> TASK DETAILS: In the records below, one line contains "Suppose inverse demand". Print that line and every line after it exactly, down to the final one.

Saved entries:
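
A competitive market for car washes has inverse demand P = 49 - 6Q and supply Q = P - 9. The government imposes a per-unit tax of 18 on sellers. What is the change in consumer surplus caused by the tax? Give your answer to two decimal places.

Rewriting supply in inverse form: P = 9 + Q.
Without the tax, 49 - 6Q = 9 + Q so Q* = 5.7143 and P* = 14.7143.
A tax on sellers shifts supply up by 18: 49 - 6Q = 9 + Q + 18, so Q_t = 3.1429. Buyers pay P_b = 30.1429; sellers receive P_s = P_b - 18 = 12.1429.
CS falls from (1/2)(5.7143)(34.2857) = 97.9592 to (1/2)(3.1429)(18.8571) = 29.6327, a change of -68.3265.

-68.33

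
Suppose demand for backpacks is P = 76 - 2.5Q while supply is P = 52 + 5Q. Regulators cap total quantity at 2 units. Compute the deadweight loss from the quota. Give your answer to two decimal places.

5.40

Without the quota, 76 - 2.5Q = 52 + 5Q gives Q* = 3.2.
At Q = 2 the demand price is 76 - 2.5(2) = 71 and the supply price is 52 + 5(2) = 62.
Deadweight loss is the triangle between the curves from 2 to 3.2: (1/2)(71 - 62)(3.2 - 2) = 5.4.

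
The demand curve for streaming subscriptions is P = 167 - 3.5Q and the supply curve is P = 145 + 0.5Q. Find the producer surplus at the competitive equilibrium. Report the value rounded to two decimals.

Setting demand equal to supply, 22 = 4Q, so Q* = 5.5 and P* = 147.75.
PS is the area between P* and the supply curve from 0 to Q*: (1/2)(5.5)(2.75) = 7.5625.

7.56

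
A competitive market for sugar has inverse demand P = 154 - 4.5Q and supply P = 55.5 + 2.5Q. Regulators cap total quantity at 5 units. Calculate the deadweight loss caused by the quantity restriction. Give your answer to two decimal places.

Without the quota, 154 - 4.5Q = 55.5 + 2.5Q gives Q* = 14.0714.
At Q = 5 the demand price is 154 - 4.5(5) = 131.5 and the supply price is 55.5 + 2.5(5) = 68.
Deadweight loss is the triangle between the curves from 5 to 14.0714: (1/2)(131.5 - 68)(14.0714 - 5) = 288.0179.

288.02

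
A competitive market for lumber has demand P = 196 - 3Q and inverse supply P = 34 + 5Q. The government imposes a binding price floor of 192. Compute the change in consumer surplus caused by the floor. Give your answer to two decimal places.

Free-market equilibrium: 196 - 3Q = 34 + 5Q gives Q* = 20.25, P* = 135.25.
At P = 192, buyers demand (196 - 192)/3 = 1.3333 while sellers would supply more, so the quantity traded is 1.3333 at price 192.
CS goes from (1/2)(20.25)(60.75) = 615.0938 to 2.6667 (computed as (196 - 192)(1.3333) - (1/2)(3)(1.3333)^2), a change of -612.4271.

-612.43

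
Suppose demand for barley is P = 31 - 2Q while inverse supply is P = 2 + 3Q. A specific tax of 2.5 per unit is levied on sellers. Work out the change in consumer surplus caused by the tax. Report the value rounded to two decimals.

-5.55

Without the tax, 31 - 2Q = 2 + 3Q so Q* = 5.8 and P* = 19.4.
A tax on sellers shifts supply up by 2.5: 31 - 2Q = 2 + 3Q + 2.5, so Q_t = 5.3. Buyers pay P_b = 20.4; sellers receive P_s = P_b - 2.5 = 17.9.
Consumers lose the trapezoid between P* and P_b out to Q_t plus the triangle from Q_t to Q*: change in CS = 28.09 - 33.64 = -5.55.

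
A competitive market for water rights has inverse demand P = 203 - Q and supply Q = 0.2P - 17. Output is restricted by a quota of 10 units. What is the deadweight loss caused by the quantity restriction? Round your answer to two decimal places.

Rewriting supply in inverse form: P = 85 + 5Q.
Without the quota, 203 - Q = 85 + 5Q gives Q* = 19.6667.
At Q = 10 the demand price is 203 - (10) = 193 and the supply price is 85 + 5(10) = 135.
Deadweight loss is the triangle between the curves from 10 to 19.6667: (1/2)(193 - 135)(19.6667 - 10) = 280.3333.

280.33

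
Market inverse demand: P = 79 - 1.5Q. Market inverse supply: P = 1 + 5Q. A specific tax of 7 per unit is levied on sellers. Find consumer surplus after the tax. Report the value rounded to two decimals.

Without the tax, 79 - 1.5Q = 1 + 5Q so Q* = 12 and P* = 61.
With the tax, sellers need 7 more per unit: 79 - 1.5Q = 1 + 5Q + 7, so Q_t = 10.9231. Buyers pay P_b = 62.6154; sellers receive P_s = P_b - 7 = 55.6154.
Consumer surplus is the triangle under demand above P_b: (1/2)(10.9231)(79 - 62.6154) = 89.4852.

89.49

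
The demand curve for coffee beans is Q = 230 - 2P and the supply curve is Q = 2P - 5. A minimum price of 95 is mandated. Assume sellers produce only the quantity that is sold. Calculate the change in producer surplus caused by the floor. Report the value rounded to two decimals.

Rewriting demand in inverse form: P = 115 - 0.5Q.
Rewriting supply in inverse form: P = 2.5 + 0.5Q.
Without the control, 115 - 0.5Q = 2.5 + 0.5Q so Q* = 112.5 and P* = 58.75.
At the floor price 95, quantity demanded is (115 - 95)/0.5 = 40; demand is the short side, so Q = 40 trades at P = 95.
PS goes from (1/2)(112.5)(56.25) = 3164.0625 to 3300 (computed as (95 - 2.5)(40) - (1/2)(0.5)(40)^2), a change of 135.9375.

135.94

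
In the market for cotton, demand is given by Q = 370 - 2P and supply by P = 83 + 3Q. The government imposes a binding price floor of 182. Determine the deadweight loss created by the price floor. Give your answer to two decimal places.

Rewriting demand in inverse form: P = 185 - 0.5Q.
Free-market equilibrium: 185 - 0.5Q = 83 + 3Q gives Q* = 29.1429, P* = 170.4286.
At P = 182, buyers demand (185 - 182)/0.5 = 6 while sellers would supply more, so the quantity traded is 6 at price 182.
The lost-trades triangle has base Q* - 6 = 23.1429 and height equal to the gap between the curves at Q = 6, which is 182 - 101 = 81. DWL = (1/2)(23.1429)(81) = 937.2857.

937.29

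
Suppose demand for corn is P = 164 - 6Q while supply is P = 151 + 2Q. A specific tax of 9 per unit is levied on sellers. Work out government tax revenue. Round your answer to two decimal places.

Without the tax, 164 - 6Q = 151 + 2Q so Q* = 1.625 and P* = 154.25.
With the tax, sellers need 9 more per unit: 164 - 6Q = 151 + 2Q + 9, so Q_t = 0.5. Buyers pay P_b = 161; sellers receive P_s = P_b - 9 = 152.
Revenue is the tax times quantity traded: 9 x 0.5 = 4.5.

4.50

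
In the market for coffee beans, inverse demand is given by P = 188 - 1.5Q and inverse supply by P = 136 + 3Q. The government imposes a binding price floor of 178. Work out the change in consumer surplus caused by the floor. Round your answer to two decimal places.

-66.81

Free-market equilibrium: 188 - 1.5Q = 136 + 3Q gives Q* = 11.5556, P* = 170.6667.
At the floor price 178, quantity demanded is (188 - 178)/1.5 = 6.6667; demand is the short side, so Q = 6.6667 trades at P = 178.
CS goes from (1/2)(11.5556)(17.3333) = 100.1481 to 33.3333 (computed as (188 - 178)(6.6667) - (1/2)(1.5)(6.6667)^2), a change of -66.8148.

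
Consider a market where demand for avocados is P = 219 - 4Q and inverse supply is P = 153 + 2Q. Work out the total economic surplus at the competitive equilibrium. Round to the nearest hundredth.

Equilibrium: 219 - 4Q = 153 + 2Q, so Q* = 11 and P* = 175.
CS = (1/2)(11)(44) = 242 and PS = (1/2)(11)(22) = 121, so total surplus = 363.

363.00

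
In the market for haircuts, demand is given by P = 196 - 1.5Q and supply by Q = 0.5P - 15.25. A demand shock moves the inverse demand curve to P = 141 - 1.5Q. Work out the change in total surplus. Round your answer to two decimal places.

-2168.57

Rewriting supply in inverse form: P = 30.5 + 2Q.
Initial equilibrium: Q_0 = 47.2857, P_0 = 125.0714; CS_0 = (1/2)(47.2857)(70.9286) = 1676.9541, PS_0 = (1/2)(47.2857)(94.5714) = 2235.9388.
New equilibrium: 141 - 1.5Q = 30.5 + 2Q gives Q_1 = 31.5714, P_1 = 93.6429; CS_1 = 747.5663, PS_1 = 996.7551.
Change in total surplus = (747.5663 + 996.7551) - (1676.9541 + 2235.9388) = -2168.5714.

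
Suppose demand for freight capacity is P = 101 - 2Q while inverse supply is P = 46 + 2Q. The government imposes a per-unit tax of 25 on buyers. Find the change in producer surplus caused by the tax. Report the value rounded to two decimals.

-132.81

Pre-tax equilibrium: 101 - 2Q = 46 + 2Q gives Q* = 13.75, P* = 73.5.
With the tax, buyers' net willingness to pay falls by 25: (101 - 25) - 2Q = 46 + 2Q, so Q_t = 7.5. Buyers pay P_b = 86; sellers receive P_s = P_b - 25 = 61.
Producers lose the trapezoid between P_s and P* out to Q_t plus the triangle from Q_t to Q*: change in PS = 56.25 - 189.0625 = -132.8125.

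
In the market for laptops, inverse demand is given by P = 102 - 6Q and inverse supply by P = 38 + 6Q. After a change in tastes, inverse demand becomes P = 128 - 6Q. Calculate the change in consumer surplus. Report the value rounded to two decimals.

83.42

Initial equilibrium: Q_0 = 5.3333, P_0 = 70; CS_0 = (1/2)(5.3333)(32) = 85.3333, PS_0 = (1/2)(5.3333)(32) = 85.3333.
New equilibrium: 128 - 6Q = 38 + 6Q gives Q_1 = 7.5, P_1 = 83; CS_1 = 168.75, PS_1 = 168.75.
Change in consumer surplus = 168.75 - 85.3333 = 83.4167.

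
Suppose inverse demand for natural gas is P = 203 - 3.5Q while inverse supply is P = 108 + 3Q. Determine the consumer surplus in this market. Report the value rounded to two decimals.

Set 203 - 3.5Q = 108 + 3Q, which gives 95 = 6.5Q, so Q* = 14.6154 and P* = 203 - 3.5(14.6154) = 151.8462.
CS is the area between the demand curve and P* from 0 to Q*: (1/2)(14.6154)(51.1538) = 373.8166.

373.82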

> REPLY:
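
Suppose inverse demand for natural gas is P = 203 - 3.5Q while inverse supply is P = 108 + 3Q. Determine the consumer surplus in this market. Report the value rounded to two decimals.

Set 203 - 3.5Q = 108 + 3Q, which gives 95 = 6.5Q, so Q* = 14.6154 and P* = 203 - 3.5(14.6154) = 151.8462.
CS is the area between the demand curve and P* from 0 to Q*: (1/2)(14.6154)(51.1538) = 373.8166.

373.82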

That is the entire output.